> _PROMPT_:
Gather all lines from the material that contain "bronze".

> _MATERIAL TO PROCESS_:
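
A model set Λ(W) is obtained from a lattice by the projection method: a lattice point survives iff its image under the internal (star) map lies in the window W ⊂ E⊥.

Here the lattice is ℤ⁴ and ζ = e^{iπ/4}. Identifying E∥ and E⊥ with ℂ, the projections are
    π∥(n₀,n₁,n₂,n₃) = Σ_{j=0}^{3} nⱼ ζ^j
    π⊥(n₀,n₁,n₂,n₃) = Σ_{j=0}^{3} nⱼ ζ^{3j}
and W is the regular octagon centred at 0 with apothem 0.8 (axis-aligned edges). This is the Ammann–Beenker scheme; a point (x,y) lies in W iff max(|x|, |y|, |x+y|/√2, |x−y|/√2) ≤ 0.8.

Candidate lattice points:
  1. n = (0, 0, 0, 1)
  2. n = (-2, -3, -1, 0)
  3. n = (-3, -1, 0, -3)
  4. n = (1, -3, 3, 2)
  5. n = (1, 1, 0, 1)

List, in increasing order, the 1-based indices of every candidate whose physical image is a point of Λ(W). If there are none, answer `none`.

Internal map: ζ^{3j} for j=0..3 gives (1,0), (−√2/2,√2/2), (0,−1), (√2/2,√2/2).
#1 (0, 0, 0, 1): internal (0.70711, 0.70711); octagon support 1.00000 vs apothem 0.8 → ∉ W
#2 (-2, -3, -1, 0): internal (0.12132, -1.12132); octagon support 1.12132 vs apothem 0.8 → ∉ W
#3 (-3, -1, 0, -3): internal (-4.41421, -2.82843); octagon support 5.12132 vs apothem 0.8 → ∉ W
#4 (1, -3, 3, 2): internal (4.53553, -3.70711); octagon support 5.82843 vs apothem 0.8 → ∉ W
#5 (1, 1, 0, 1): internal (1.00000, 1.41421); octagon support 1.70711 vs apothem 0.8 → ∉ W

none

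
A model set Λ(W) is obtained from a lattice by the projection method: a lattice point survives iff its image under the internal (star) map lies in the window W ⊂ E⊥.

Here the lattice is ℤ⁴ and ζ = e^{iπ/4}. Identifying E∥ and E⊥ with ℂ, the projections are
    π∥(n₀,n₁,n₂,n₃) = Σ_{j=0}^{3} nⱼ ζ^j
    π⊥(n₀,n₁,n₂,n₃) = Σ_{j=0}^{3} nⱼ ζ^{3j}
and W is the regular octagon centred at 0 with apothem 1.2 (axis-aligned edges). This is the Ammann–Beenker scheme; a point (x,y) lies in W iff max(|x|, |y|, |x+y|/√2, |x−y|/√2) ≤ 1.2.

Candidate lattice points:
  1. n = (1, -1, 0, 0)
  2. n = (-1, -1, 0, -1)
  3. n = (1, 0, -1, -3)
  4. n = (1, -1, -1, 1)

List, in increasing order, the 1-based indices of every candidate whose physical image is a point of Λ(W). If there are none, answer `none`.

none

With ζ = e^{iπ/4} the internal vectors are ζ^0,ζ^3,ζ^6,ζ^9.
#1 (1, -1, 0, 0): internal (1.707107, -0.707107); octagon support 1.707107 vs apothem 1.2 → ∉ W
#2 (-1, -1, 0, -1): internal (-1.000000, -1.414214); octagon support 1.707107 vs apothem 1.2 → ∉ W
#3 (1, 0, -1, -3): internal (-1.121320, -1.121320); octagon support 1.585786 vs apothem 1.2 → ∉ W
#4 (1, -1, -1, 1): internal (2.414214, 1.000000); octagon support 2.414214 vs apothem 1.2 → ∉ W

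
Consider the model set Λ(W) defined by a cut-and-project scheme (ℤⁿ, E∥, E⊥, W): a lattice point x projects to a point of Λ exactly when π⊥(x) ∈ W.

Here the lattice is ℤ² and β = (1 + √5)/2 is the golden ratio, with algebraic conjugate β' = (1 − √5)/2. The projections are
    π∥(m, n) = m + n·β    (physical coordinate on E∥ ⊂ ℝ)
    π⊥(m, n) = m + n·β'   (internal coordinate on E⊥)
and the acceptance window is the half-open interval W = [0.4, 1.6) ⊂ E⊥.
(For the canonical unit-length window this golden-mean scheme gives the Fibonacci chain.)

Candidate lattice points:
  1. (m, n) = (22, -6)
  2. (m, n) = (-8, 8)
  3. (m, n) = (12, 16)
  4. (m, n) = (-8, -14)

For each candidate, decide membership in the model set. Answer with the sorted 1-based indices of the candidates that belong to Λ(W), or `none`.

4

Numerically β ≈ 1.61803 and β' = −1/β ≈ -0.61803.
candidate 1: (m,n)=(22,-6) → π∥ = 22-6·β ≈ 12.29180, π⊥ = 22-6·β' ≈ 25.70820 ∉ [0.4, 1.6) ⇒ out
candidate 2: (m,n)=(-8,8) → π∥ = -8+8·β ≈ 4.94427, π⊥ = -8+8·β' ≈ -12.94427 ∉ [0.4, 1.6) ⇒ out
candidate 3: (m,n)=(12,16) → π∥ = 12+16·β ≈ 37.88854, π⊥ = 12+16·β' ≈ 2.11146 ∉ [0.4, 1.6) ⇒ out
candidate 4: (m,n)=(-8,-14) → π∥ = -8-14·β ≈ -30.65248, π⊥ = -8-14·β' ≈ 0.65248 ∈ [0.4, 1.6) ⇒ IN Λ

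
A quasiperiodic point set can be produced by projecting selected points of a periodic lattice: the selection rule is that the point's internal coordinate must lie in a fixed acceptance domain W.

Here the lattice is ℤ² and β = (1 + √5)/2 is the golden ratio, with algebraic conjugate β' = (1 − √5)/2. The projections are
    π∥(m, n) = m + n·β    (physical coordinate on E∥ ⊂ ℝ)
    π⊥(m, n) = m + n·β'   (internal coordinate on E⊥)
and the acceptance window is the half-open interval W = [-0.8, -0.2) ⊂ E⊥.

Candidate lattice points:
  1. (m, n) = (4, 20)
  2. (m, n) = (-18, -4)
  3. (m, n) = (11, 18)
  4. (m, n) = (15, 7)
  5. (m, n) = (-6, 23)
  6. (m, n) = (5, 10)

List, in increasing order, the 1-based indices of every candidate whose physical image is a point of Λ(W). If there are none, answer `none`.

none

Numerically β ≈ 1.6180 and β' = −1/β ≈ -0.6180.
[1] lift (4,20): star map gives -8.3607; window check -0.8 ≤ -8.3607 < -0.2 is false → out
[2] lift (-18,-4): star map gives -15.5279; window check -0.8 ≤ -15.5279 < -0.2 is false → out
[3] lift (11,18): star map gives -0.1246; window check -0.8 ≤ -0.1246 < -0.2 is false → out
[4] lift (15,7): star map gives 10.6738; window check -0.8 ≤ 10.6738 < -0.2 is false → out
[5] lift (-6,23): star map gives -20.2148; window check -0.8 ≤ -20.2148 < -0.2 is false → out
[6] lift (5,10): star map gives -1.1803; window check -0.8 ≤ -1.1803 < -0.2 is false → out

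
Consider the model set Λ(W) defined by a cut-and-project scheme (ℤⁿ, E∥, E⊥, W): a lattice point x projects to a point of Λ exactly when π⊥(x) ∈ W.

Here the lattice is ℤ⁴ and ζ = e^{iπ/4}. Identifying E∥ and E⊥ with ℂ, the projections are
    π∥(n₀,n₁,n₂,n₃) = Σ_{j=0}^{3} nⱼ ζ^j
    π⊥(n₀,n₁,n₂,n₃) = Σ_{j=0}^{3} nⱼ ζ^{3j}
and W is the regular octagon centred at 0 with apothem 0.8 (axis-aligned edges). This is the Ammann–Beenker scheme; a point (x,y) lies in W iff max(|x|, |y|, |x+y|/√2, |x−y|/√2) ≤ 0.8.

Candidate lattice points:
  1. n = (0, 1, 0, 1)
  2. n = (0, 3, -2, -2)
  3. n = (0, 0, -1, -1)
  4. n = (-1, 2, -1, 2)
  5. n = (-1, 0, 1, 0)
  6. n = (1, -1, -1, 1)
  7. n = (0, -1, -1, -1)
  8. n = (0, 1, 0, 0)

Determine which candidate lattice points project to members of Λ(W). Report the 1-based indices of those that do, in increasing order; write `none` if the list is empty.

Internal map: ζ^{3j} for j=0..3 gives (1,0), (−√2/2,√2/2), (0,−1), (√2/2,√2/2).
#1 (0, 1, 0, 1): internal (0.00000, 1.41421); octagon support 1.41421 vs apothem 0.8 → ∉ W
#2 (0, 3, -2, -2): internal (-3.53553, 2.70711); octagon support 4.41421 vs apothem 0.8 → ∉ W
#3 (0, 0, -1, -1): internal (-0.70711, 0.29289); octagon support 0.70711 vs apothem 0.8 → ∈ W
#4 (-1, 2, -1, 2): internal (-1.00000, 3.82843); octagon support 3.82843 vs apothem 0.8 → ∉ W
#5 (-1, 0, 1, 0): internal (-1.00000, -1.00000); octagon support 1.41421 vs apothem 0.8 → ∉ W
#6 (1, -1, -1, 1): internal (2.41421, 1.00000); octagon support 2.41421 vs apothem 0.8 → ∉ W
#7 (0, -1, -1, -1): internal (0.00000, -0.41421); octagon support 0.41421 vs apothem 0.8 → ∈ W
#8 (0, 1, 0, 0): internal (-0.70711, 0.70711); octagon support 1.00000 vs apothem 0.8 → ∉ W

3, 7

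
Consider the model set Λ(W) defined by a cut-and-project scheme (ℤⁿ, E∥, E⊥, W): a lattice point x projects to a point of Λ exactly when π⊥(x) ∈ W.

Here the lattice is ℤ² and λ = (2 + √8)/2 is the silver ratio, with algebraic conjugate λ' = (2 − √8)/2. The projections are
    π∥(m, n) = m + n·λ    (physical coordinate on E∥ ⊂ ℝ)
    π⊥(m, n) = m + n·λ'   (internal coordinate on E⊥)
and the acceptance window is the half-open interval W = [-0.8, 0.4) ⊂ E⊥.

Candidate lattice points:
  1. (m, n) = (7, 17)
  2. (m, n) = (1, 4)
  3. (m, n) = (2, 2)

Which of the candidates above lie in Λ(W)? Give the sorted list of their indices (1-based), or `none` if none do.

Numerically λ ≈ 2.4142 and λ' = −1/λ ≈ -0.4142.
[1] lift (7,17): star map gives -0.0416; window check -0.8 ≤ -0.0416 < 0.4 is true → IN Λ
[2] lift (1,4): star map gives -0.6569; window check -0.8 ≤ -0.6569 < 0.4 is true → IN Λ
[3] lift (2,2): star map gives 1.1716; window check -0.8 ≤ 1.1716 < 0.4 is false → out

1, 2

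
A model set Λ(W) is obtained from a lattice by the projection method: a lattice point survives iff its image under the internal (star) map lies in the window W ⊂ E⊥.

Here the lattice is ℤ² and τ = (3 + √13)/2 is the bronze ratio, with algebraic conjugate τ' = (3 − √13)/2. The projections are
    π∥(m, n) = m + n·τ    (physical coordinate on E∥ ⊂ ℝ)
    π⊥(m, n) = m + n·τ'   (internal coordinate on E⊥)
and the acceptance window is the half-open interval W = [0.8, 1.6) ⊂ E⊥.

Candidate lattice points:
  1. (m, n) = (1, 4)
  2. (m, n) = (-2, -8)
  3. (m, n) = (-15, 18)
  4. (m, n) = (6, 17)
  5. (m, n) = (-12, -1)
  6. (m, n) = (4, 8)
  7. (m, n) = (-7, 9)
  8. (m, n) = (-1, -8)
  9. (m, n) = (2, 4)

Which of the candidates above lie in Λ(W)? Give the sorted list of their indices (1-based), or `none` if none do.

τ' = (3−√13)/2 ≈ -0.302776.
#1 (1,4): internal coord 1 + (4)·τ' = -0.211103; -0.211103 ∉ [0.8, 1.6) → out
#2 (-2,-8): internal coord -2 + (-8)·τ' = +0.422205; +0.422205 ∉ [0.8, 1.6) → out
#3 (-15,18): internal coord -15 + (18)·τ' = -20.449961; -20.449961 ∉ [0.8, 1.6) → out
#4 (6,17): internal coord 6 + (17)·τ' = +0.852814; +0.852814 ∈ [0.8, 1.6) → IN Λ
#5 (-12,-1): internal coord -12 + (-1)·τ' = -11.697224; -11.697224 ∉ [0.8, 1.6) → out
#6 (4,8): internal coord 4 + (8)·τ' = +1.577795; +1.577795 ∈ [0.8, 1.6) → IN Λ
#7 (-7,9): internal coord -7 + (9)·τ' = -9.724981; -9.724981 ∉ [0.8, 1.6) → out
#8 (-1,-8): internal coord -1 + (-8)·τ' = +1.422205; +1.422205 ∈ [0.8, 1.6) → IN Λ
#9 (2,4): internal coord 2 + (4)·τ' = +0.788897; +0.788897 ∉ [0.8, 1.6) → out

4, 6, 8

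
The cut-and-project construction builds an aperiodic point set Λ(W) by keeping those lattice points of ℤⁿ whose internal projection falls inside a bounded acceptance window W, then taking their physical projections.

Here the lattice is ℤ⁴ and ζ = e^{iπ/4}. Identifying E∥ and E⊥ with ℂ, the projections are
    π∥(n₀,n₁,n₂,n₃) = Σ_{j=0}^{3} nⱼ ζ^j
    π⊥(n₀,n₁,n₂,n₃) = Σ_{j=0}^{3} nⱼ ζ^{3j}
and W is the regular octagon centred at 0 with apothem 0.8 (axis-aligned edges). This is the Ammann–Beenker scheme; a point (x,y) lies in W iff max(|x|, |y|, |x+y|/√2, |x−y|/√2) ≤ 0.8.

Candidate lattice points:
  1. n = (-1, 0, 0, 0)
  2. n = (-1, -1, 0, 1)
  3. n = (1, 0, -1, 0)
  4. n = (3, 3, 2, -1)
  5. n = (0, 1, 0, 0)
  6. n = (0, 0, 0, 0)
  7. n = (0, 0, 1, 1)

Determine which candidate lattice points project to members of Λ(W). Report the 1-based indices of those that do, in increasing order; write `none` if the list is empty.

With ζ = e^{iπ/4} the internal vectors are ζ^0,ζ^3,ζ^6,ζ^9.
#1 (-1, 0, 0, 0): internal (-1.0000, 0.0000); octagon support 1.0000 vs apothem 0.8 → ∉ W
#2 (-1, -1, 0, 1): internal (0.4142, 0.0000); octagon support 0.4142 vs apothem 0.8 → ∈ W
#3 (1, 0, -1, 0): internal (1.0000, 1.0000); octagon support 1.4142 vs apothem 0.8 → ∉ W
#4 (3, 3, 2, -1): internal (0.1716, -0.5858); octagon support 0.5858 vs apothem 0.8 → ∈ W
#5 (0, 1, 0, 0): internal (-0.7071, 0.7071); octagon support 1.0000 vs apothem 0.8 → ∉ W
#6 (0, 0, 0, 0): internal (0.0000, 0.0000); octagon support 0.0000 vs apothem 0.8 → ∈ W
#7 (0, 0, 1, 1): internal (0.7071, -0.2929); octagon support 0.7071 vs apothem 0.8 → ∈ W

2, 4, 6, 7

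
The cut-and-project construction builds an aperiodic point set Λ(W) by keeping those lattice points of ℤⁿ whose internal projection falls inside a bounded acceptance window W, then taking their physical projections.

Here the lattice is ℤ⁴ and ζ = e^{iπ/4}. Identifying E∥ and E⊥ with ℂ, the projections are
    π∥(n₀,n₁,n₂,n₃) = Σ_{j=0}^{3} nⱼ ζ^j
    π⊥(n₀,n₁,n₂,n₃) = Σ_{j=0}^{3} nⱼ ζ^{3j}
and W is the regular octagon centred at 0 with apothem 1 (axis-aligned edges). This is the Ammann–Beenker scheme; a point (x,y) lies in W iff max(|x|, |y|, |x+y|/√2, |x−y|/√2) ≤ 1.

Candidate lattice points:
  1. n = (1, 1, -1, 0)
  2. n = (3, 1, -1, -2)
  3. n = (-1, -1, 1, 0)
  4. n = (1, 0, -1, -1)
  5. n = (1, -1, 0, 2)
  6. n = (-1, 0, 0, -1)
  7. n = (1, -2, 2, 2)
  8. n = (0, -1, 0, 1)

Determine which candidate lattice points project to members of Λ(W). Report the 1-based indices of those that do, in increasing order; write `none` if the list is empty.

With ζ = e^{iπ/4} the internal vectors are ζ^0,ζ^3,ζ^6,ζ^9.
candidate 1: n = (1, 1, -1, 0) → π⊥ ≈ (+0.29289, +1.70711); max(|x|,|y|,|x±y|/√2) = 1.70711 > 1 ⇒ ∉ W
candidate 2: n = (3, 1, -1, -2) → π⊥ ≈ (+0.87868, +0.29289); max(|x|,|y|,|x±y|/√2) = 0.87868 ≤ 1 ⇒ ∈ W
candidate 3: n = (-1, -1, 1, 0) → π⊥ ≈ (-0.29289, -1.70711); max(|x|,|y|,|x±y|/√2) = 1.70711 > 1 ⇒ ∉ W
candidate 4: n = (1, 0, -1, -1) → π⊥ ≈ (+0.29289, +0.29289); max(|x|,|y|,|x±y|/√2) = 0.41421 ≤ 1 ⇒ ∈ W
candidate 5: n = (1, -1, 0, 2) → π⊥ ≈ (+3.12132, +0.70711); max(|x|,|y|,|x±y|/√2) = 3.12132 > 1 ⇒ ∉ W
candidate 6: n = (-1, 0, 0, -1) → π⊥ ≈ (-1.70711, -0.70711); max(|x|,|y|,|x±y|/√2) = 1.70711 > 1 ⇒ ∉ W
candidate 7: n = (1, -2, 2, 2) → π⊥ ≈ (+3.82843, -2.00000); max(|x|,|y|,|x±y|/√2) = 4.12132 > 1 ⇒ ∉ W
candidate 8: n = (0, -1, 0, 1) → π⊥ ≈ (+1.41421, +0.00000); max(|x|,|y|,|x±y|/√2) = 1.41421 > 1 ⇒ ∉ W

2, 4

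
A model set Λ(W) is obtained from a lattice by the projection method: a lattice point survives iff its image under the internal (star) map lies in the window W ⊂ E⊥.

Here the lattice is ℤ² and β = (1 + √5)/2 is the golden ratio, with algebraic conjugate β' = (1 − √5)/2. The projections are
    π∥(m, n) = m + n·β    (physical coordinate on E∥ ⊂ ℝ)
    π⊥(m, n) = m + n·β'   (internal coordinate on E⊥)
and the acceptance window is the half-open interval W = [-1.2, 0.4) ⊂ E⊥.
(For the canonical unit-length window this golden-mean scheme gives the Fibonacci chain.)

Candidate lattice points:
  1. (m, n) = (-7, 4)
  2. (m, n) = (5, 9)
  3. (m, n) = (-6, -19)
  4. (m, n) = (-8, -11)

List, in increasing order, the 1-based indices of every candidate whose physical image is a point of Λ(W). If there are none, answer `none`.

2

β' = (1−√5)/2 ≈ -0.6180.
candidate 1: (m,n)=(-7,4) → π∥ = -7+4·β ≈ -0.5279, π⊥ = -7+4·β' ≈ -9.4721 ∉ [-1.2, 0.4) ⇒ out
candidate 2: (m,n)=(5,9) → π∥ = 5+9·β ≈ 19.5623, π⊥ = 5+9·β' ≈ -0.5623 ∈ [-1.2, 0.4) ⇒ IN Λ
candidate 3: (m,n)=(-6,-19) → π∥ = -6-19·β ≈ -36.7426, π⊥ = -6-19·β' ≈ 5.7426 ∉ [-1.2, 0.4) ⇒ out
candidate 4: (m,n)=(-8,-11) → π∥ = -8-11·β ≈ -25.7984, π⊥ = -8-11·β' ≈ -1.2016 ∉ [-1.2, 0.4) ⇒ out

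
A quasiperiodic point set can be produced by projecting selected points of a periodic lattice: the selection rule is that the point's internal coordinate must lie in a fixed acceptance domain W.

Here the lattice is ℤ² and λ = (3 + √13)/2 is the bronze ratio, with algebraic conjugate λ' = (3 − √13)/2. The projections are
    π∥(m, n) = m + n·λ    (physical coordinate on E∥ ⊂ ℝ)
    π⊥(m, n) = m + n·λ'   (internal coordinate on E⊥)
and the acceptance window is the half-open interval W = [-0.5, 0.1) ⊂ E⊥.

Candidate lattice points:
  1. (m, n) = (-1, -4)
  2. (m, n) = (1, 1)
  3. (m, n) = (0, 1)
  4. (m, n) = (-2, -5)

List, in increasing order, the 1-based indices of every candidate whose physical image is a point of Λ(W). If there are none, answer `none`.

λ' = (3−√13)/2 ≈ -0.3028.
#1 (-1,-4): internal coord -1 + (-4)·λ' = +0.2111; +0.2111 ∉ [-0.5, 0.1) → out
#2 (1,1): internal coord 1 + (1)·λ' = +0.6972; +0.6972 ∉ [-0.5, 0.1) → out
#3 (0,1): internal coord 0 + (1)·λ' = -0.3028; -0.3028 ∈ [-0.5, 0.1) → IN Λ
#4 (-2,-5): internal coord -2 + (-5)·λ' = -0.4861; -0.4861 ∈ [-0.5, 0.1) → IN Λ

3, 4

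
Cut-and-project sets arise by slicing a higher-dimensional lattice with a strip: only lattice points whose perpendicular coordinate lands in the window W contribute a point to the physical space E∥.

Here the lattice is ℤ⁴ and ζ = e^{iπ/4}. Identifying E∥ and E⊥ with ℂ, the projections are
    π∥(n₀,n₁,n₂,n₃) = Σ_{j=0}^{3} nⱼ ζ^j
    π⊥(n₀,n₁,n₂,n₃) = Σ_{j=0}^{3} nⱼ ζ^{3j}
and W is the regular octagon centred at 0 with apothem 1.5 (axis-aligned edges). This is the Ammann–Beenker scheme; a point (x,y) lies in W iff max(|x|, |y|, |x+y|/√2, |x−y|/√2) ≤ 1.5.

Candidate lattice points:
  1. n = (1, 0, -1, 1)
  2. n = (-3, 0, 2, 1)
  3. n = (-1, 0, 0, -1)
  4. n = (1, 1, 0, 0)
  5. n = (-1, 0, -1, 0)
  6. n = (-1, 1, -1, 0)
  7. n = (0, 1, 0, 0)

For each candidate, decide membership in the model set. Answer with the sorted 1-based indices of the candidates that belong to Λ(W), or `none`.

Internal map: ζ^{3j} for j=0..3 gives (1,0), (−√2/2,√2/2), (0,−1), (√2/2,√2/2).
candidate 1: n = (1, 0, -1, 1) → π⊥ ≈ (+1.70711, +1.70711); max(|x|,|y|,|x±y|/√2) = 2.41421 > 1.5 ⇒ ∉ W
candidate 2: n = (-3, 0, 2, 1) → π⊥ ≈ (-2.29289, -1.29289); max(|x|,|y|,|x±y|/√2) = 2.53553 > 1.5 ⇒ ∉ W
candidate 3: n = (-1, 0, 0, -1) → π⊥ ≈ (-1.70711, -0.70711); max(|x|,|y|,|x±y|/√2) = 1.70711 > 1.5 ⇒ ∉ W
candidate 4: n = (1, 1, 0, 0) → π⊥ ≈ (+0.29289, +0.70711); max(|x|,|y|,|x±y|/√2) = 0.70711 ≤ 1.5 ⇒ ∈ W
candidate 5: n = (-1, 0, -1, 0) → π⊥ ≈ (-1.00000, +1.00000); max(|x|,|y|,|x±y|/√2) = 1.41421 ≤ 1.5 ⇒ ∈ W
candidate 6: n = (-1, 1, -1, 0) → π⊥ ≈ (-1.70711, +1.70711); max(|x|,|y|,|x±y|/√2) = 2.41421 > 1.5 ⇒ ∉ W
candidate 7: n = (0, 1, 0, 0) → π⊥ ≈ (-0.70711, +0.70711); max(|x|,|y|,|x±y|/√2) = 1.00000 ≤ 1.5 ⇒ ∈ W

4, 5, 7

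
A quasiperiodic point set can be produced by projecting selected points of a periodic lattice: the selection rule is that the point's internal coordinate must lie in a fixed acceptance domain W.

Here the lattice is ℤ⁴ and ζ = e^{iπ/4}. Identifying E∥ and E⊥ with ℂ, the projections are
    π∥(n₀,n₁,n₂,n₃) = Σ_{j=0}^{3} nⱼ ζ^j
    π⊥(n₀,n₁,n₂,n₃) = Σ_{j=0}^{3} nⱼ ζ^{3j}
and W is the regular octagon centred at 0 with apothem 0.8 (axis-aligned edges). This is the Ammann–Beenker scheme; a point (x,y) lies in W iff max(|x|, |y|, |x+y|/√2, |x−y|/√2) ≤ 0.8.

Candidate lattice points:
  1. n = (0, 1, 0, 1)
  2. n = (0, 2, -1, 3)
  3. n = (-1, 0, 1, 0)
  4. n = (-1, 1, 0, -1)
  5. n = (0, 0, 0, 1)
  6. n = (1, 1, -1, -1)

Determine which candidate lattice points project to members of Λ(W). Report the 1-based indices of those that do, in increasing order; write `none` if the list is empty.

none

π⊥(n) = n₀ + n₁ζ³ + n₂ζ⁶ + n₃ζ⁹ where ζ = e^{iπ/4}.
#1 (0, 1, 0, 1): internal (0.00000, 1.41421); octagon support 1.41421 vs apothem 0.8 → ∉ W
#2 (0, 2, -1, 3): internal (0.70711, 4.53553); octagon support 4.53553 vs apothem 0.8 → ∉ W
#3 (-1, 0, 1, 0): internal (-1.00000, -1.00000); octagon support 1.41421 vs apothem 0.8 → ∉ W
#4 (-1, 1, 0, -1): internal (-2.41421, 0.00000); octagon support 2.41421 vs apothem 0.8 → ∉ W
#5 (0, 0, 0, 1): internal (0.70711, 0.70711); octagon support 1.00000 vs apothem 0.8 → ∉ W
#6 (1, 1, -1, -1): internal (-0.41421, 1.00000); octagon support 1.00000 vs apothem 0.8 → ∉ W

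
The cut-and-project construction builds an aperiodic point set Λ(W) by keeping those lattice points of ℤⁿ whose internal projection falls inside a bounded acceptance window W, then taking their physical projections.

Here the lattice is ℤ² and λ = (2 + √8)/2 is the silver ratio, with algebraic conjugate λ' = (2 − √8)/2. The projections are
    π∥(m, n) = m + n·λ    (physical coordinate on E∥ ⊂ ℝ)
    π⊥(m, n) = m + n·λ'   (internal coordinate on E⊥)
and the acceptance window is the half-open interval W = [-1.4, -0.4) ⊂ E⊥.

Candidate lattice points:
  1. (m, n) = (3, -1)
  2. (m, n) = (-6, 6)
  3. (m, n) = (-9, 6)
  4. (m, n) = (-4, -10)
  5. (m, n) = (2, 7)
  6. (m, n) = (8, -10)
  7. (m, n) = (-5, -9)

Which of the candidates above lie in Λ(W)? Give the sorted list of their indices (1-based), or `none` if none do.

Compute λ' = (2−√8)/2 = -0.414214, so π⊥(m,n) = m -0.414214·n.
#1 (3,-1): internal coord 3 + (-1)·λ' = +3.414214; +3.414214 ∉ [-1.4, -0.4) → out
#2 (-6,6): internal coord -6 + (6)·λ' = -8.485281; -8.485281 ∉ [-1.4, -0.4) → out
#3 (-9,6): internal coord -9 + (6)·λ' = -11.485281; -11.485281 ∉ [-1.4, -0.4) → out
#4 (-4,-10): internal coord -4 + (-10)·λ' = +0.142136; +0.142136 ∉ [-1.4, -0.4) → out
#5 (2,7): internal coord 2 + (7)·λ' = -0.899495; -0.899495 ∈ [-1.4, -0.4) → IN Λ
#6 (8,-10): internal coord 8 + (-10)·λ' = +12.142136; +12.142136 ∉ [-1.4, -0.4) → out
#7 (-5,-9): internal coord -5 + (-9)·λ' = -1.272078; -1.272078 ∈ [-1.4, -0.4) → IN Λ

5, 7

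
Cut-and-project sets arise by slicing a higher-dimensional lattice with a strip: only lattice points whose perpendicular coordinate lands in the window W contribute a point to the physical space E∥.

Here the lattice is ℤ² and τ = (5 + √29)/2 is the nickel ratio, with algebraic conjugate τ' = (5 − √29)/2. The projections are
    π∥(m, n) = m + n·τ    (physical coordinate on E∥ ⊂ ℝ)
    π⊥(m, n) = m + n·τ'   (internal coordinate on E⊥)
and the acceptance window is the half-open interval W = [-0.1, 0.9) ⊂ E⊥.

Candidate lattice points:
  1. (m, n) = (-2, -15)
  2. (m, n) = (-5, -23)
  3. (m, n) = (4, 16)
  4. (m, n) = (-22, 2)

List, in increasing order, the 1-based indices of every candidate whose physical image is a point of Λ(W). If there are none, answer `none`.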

> _RESPONSE TO THIS TASK_:
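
Here the lattice is ℤ² and τ = (3 + √13)/2 is the bronze ratio, with algebraic conjugate τ' = (3 − √13)/2. The projections are
Here the lattice is ℤ² and λ = (3 + √13)/2 is the bronze ratio, with algebraic conjugate λ' = (3 − √13)/2. The projections are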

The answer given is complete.